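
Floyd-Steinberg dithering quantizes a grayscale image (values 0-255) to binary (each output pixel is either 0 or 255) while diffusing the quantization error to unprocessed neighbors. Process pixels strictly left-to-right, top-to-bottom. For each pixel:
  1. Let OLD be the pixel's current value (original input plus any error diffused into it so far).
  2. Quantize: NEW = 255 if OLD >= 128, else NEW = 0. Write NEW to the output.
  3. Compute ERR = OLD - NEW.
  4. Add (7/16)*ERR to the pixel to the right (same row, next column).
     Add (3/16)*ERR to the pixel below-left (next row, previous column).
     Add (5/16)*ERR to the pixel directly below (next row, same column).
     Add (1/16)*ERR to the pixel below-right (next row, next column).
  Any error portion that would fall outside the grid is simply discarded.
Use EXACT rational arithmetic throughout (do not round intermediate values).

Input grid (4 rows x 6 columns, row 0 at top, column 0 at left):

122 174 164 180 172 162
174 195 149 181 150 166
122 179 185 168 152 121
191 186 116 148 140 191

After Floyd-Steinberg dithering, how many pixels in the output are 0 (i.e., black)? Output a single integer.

Answer: 9

Derivation:
(0,0): OLD=122 → NEW=0, ERR=122
(0,1): OLD=1819/8 → NEW=255, ERR=-221/8
(0,2): OLD=19445/128 → NEW=255, ERR=-13195/128
(0,3): OLD=276275/2048 → NEW=255, ERR=-245965/2048
(0,4): OLD=3914341/32768 → NEW=0, ERR=3914341/32768
(0,5): OLD=112335043/524288 → NEW=255, ERR=-21358397/524288
(1,0): OLD=26489/128 → NEW=255, ERR=-6151/128
(1,1): OLD=157327/1024 → NEW=255, ERR=-103793/1024
(1,2): OLD=1579259/32768 → NEW=0, ERR=1579259/32768
(1,3): OLD=23659711/131072 → NEW=255, ERR=-9763649/131072
(1,4): OLD=1171014077/8388608 → NEW=255, ERR=-968080963/8388608
(1,5): OLD=14796975643/134217728 → NEW=0, ERR=14796975643/134217728
(2,0): OLD=1441429/16384 → NEW=0, ERR=1441429/16384
(2,1): OLD=100583799/524288 → NEW=255, ERR=-33109641/524288
(2,2): OLD=1276159909/8388608 → NEW=255, ERR=-862935131/8388608
(2,3): OLD=5441856061/67108864 → NEW=0, ERR=5441856061/67108864
(2,4): OLD=359549972663/2147483648 → NEW=255, ERR=-188058357577/2147483648
(2,5): OLD=3777049164401/34359738368 → NEW=0, ERR=3777049164401/34359738368
(3,0): OLD=1733523845/8388608 → NEW=255, ERR=-405571195/8388608
(3,1): OLD=8812967009/67108864 → NEW=255, ERR=-8299793311/67108864
(3,2): OLD=22012813651/536870912 → NEW=0, ERR=22012813651/536870912
(3,3): OLD=5787210564185/34359738368 → NEW=255, ERR=-2974522719655/34359738368
(3,4): OLD=27608432048505/274877906944 → NEW=0, ERR=27608432048505/274877906944
(3,5): OLD=1160296404766583/4398046511104 → NEW=255, ERR=38794544435063/4398046511104
Output grid:
  Row 0: .###.#  (2 black, running=2)
  Row 1: ##.##.  (2 black, running=4)
  Row 2: .##.#.  (3 black, running=7)
  Row 3: ##.#.#  (2 black, running=9)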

★ ★ ★ ★ ★ ★ ★

What you need to do. In the entries, how many lines include the string "values"? Only the number should be given.

Solved exercise. 2